Assignment: Of the entries below, return only those lines from the line with "1: SUB r5, r3, r1" to the line with "8: SUB r5, r3, r0", exactly, both included.

Provided records:
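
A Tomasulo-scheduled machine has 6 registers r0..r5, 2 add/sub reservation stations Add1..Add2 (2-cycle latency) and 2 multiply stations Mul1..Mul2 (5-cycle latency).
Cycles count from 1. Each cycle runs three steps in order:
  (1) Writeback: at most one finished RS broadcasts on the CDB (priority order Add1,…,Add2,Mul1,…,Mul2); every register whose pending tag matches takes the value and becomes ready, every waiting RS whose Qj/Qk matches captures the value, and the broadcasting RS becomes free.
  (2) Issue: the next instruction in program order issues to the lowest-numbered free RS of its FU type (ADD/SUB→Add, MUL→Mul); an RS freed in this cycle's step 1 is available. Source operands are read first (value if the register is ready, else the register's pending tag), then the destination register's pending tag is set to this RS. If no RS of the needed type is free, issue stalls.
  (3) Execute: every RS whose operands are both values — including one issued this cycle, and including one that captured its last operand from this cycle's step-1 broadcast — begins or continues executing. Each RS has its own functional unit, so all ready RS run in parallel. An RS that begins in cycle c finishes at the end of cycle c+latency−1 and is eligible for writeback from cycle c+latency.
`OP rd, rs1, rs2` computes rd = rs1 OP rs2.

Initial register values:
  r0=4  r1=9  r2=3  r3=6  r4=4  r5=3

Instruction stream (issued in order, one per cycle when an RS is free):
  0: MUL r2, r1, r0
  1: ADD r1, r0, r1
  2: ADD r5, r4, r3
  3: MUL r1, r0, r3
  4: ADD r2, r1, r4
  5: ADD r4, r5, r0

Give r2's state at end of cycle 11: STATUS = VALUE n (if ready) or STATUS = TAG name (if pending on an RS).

c1: issue MUL r2<-Mul1 | r0:4,r1:9,r2:Mul1,r3:6,r4:4,r5:3
c2: issue ADD r1<-Add1 | r0:4,r1:Add1,r2:Mul1,r3:6,r4:4,r5:3
c3: issue ADD r5<-Add2 | r0:4,r1:Add1,r2:Mul1,r3:6,r4:4,r5:Add2
c4: CDB Add1=13; issue MUL r1<-Mul2 | r0:4,r1:Mul2,r2:Mul1,r3:6,r4:4,r5:Add2
c5: CDB Add2=10; issue ADD r2<-Add1 | r0:4,r1:Mul2,r2:Add1,r3:6,r4:4,r5:10
c6: CDB Mul1=36; issue ADD r4<-Add2 | r0:4,r1:Mul2,r2:Add1,r3:6,r4:Add2,r5:10
c7: - | r0:4,r1:Mul2,r2:Add1,r3:6,r4:Add2,r5:10
c8: CDB Add2=14 | r0:4,r1:Mul2,r2:Add1,r3:6,r4:14,r5:10
c9: CDB Mul2=24 | r0:4,r1:24,r2:Add1,r3:6,r4:14,r5:10
c10: - | r0:4,r1:24,r2:Add1,r3:6,r4:14,r5:10
c11: CDB Add1=28 | r0:4,r1:24,r2:28,r3:6,r4:14,r5:10

STATUS = VALUE 28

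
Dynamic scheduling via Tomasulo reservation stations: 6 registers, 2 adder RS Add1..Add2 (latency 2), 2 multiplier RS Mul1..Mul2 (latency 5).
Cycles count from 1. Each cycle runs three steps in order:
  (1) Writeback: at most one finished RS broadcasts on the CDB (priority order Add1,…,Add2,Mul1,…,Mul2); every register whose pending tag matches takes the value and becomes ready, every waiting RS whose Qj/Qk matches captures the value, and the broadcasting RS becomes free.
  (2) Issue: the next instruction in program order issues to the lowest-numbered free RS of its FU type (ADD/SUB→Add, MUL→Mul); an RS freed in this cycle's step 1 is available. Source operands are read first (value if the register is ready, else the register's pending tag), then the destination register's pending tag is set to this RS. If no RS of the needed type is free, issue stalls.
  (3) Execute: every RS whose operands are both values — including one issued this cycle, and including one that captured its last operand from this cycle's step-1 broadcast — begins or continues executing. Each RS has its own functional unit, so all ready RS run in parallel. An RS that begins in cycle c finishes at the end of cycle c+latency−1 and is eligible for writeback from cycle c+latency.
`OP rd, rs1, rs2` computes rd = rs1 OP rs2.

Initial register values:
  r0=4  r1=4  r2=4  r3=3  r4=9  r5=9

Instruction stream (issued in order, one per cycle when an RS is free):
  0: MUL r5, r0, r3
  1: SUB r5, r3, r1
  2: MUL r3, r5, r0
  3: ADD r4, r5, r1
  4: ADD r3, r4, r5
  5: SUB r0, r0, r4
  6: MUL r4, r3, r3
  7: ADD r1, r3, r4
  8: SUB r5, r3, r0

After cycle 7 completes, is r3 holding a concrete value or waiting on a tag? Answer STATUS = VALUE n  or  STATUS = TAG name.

cycle 1: issue MUL r5<-Mul1 // r0:4,r1:4,r2:4,r3:3,r4:9,r5:Mul1
cycle 2: issue SUB r5<-Add1 // r0:4,r1:4,r2:4,r3:3,r4:9,r5:Add1
cycle 3: issue MUL r3<-Mul2 // r0:4,r1:4,r2:4,r3:Mul2,r4:9,r5:Add1
cycle 4: CDB Add1=-1; issue ADD r4<-Add1 // r0:4,r1:4,r2:4,r3:Mul2,r4:Add1,r5:-1
cycle 5: issue ADD r3<-Add2 // r0:4,r1:4,r2:4,r3:Add2,r4:Add1,r5:-1
cycle 6: CDB Add1=3; issue SUB r0<-Add1 // r0:Add1,r1:4,r2:4,r3:Add2,r4:3,r5:-1
cycle 7: CDB Mul1=12; issue MUL r4<-Mul1 // r0:Add1,r1:4,r2:4,r3:Add2,r4:Mul1,r5:-1

STATUS = TAG Add2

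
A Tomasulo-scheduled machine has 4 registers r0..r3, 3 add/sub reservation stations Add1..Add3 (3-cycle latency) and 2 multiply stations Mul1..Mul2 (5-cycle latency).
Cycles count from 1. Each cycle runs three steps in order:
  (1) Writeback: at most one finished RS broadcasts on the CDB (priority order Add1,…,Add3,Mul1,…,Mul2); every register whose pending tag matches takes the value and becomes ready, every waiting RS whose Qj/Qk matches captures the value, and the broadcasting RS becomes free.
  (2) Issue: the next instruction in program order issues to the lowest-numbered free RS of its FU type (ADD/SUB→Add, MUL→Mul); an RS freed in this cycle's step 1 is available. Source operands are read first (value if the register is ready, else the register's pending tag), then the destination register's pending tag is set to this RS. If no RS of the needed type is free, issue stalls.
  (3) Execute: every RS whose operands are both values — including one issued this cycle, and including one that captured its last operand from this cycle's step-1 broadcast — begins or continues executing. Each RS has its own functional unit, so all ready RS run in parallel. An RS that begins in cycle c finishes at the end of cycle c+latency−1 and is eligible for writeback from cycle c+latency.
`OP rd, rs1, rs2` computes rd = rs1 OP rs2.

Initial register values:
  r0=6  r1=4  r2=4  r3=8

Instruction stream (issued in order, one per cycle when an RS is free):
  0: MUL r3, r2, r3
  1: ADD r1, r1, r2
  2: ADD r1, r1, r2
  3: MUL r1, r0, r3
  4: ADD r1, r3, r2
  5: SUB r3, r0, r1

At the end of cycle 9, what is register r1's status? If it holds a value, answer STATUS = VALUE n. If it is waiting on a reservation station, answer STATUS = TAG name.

STATUS = VALUE 36

c1: issue MUL r3<-Mul1 | r0:6,r1:4,r2:4,r3:Mul1
c2: issue ADD r1<-Add1 | r0:6,r1:Add1,r2:4,r3:Mul1
c3: issue ADD r1<-Add2 | r0:6,r1:Add2,r2:4,r3:Mul1
c4: issue MUL r1<-Mul2 | r0:6,r1:Mul2,r2:4,r3:Mul1
c5: CDB Add1=8; issue ADD r1<-Add1 | r0:6,r1:Add1,r2:4,r3:Mul1
c6: CDB Mul1=32; issue SUB r3<-Add3 | r0:6,r1:Add1,r2:4,r3:Add3
c7: - | r0:6,r1:Add1,r2:4,r3:Add3
c8: CDB Add2=12 | r0:6,r1:Add1,r2:4,r3:Add3
c9: CDB Add1=36 | r0:6,r1:36,r2:4,r3:Add3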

Exercise answer:
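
  1: SUB r5, r3, r1
  2: MUL r3, r5, r0
  3: ADD r4, r5, r1
  4: ADD r3, r4, r5
  5: SUB r0, r0, r4
  6: MUL r4, r3, r3
  7: ADD r1, r3, r4
  8: SUB r5, r3, r0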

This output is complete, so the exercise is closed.